[Stored items from a collection]
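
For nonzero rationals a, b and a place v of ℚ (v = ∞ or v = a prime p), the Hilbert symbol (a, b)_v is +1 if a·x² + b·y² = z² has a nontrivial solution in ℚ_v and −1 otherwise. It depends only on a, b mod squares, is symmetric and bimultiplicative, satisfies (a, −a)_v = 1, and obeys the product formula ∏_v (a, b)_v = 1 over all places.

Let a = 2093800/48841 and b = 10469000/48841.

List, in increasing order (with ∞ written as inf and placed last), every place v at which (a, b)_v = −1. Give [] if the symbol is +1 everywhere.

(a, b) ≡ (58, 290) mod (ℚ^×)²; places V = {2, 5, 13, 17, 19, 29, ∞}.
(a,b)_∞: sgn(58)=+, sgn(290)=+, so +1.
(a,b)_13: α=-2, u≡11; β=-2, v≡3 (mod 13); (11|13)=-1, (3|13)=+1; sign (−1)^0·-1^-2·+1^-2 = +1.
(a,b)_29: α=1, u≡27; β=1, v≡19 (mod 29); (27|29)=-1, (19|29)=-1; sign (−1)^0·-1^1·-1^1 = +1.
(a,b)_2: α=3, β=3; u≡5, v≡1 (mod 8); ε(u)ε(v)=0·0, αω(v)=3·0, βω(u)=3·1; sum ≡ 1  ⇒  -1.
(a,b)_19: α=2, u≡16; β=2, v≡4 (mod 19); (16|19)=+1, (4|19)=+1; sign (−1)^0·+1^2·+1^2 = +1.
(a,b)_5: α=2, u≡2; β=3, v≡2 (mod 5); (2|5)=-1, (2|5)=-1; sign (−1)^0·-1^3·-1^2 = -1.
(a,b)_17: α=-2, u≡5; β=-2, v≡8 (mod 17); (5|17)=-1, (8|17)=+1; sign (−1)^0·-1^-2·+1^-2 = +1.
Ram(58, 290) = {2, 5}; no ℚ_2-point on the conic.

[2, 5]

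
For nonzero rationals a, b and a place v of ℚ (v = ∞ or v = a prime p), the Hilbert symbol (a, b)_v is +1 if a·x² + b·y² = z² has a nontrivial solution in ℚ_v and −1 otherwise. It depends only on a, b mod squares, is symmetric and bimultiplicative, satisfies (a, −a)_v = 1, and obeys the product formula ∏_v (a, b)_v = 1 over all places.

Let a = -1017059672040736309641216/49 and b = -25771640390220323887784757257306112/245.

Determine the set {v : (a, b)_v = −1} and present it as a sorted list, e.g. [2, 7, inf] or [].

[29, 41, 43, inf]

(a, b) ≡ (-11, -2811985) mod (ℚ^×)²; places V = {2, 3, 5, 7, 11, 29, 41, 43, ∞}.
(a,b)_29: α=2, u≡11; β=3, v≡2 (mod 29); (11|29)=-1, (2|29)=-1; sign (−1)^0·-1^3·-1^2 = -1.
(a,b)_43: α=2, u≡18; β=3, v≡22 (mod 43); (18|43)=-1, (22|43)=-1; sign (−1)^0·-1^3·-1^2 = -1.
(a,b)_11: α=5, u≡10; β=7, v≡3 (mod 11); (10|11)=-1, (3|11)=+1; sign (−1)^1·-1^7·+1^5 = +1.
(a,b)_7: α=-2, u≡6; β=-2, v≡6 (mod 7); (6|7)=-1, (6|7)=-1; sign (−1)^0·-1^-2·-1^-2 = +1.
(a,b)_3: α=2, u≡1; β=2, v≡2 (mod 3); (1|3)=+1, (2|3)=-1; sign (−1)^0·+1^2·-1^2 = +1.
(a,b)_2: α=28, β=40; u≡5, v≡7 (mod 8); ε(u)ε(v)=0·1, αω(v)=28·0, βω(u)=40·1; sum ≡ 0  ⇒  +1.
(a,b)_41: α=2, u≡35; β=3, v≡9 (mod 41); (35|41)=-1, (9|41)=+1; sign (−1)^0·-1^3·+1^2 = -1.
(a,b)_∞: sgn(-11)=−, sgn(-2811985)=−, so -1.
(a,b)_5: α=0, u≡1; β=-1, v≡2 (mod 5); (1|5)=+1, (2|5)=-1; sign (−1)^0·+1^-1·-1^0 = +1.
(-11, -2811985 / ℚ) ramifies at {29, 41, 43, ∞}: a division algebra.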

---

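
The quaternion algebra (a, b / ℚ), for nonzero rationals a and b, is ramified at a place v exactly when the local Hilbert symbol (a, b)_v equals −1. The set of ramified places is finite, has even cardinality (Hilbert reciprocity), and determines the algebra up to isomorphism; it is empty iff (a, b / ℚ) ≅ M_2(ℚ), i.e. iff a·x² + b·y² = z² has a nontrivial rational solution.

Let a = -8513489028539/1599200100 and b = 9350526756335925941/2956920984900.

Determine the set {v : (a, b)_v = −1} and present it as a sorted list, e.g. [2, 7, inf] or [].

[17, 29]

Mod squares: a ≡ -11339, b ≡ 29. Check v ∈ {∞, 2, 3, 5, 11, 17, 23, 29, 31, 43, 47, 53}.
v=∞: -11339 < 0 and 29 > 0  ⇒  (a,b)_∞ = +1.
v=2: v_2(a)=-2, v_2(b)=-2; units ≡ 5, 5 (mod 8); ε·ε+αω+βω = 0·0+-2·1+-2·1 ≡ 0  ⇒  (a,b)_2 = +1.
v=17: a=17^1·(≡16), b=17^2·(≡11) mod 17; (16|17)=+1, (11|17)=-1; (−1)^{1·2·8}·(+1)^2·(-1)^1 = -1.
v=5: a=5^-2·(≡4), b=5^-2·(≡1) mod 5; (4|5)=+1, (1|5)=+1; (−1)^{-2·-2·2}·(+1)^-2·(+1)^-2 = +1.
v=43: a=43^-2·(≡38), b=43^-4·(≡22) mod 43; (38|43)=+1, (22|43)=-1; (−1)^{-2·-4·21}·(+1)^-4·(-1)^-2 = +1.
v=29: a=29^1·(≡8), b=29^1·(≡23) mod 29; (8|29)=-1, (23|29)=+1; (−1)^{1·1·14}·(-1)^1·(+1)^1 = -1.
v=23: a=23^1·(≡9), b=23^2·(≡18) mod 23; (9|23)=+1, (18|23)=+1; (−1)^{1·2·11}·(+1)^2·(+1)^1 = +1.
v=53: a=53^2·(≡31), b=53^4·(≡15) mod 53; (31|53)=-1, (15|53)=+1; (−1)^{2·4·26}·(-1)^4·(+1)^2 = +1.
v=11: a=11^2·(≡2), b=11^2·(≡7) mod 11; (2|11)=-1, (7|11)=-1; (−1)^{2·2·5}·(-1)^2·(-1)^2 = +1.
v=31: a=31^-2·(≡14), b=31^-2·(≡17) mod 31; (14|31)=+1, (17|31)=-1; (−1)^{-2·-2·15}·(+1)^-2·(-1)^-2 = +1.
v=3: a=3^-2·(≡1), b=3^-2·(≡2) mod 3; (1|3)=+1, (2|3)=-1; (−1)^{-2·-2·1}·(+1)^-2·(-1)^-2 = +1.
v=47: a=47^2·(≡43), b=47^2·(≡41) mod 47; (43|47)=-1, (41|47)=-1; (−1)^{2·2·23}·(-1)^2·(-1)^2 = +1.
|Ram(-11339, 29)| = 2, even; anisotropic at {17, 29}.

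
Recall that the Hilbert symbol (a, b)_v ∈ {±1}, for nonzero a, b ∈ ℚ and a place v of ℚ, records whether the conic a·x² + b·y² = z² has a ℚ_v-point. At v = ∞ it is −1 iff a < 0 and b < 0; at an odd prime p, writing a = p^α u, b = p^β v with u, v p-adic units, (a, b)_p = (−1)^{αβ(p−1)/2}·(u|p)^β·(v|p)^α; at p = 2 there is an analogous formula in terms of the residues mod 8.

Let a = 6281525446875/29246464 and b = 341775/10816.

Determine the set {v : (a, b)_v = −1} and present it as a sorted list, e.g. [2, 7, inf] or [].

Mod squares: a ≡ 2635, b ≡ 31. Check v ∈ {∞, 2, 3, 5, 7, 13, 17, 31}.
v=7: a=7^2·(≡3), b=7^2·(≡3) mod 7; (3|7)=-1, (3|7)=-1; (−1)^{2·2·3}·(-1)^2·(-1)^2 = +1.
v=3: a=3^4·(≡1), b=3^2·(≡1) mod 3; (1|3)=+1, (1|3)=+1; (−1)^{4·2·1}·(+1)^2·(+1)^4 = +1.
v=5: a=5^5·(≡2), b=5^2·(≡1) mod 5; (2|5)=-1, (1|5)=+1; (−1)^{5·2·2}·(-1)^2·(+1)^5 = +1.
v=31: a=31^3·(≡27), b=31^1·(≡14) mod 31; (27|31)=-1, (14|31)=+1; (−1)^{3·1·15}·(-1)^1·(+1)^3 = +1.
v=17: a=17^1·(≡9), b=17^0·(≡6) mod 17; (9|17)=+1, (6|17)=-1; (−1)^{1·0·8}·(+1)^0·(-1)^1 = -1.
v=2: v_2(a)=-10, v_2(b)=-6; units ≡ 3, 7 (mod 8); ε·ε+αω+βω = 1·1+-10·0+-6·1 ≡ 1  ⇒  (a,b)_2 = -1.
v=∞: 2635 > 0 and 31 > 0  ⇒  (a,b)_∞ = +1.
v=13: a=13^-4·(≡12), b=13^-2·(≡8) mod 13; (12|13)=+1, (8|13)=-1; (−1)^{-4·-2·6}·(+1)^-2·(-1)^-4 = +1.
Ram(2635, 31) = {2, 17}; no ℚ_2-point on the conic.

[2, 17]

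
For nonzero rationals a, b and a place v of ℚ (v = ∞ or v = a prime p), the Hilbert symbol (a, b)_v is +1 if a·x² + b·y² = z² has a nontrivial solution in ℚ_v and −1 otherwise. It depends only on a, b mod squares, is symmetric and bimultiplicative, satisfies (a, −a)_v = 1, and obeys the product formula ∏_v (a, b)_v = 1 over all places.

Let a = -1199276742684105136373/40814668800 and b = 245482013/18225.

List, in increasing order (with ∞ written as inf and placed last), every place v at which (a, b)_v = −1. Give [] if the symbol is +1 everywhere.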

==

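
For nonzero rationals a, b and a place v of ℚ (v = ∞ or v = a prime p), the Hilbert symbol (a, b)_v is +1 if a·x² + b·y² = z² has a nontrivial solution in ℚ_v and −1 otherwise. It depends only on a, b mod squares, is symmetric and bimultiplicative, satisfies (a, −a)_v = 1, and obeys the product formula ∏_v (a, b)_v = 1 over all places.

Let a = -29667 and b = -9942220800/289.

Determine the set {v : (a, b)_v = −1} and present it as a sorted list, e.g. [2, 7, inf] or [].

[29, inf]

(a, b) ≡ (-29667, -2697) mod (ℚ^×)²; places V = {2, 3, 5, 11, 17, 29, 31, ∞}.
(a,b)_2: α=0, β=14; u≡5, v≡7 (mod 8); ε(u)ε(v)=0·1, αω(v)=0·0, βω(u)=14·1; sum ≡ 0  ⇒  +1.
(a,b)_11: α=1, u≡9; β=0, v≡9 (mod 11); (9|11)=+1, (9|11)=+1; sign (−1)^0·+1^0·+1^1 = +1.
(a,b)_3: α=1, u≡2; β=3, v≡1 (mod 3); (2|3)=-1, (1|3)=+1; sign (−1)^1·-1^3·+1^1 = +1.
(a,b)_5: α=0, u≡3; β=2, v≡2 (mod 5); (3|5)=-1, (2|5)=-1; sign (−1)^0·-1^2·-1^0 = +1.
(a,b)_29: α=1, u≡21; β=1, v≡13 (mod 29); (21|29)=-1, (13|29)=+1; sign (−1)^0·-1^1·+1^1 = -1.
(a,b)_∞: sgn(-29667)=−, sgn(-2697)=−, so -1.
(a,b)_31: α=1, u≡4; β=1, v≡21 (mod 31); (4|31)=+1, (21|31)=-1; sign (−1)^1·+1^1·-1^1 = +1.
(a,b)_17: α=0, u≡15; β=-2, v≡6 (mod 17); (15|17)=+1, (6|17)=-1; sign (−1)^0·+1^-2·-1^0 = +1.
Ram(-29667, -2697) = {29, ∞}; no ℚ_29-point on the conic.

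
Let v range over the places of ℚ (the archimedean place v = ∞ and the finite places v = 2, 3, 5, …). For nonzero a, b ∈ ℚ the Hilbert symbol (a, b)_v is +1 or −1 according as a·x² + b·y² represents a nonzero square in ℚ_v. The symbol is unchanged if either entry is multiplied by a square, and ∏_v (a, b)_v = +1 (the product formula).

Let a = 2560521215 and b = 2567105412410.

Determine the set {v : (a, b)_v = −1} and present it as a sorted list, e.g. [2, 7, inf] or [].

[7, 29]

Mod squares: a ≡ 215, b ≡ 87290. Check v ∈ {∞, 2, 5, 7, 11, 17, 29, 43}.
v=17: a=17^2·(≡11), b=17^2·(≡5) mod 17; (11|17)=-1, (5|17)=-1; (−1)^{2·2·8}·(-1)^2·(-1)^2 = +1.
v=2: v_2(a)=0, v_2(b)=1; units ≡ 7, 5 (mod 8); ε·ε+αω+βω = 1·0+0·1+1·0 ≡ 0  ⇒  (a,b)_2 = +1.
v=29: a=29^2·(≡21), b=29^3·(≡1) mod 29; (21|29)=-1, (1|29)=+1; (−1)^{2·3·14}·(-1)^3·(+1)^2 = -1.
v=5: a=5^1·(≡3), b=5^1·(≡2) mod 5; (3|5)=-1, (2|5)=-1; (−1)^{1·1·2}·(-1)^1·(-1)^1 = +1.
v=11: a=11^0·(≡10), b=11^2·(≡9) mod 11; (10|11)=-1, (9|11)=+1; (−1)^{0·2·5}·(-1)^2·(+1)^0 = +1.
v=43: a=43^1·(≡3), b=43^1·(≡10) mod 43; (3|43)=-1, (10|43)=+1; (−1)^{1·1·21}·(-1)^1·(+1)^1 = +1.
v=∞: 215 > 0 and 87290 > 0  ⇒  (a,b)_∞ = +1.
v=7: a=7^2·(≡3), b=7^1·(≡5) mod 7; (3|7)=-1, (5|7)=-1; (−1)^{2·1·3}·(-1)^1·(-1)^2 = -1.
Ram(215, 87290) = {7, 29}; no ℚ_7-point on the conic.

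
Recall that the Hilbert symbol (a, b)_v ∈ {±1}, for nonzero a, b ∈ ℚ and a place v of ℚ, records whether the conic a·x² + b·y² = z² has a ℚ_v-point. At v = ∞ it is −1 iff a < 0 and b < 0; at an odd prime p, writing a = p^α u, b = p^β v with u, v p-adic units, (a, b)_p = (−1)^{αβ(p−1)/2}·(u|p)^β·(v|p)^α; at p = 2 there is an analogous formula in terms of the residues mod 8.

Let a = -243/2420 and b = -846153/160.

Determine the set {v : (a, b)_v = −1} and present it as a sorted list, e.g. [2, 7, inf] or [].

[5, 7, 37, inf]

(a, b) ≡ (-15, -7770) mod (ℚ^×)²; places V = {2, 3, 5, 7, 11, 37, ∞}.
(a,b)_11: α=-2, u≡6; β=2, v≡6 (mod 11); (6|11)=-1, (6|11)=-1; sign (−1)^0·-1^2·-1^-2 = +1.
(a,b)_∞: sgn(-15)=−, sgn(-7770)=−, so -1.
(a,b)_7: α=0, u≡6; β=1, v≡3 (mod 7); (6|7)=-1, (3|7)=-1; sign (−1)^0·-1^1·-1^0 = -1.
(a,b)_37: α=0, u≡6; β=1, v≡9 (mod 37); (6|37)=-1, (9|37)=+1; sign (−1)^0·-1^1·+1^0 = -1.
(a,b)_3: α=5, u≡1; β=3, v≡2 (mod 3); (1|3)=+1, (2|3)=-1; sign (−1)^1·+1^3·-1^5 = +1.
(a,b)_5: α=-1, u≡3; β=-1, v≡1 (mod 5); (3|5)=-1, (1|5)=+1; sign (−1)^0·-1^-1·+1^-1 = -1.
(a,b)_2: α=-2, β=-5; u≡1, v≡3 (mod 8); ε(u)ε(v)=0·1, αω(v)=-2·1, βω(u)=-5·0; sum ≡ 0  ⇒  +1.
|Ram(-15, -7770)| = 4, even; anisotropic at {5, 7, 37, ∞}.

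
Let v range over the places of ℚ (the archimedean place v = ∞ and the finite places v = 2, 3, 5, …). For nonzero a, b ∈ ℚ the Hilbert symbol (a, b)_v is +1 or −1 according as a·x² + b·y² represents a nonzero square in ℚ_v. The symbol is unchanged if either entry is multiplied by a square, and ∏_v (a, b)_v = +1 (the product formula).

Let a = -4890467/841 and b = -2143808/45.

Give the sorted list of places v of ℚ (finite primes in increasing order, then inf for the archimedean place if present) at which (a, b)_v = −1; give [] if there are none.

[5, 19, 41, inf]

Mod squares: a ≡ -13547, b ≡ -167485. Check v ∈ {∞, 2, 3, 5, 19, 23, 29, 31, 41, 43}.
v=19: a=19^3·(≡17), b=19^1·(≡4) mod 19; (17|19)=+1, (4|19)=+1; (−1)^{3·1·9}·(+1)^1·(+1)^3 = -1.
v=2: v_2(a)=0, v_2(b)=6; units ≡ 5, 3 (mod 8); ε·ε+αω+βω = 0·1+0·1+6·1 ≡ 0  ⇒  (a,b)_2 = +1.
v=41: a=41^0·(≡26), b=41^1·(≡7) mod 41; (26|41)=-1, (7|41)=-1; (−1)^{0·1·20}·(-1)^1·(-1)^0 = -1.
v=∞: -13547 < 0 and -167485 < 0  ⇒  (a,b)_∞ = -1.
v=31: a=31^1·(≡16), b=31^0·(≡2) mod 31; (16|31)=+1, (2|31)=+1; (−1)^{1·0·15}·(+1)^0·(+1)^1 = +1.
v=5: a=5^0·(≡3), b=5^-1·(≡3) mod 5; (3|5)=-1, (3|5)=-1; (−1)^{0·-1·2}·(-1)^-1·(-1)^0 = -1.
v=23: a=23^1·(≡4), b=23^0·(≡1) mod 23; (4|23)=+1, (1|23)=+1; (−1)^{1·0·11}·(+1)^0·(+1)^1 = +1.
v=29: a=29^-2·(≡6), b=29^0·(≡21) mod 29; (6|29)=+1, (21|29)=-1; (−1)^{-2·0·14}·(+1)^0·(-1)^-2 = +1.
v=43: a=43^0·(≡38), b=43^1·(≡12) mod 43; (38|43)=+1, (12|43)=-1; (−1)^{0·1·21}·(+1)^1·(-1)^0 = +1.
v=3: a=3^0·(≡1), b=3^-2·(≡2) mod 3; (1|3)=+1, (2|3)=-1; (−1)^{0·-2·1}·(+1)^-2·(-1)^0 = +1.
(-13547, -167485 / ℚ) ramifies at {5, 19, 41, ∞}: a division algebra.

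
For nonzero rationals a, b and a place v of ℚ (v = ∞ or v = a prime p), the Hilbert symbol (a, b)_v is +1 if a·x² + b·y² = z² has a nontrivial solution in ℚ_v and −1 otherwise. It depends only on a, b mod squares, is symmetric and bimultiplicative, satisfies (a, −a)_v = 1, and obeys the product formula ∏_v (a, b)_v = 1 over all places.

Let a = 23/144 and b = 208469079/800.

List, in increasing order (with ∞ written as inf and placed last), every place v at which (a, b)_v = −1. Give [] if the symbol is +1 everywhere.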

### Work request
Which lines above run from the one containing "Let a = -243/2420 and b = -846153/160." to the one containing "Let a = -4890467/841 and b = -2143808/45."? Give them again exactly, both ends included.

### Solved problem
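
Let a = -243/2420 and b = -846153/160.

Determine the set {v : (a, b)_v = −1} and present it as a sorted list, e.g. [2, 7, inf] or [].

[5, 7, 37, inf]

(a, b) ≡ (-15, -7770) mod (ℚ^×)²; places V = {2, 3, 5, 7, 11, 37, ∞}.
(a,b)_11: α=-2, u≡6; β=2, v≡6 (mod 11); (6|11)=-1, (6|11)=-1; sign (−1)^0·-1^2·-1^-2 = +1.
(a,b)_∞: sgn(-15)=−, sgn(-7770)=−, so -1.
(a,b)_7: α=0, u≡6; β=1, v≡3 (mod 7); (6|7)=-1, (3|7)=-1; sign (−1)^0·-1^1·-1^0 = -1.
(a,b)_37: α=0, u≡6; β=1, v≡9 (mod 37); (6|37)=-1, (9|37)=+1; sign (−1)^0·-1^1·+1^0 = -1.
(a,b)_3: α=5, u≡1; β=3, v≡2 (mod 3); (1|3)=+1, (2|3)=-1; sign (−1)^1·+1^3·-1^5 = +1.
(a,b)_5: α=-1, u≡3; β=-1, v≡1 (mod 5); (3|5)=-1, (1|5)=+1; sign (−1)^0·-1^-1·+1^-1 = -1.
(a,b)_2: α=-2, β=-5; u≡1, v≡3 (mod 8); ε(u)ε(v)=0·1, αω(v)=-2·1, βω(u)=-5·0; sum ≡ 0  ⇒  +1.
|Ram(-15, -7770)| = 4, even; anisotropic at {5, 7, 37, ∞}.

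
Let v range over the places of ℚ (the archimedean place v = ∞ and the finite places v = 2, 3, 5, …). For nonzero a, b ∈ ℚ the Hilbert symbol (a, b)_v is +1 or −1 according as a·x² + b·y² represents a nonzero square in ℚ_v. The symbol is unchanged if either entry is multiplied by a square, and ∏_v (a, b)_v = +1 (the product formula).

Let a = -4890467/841 and b = -2143808/45.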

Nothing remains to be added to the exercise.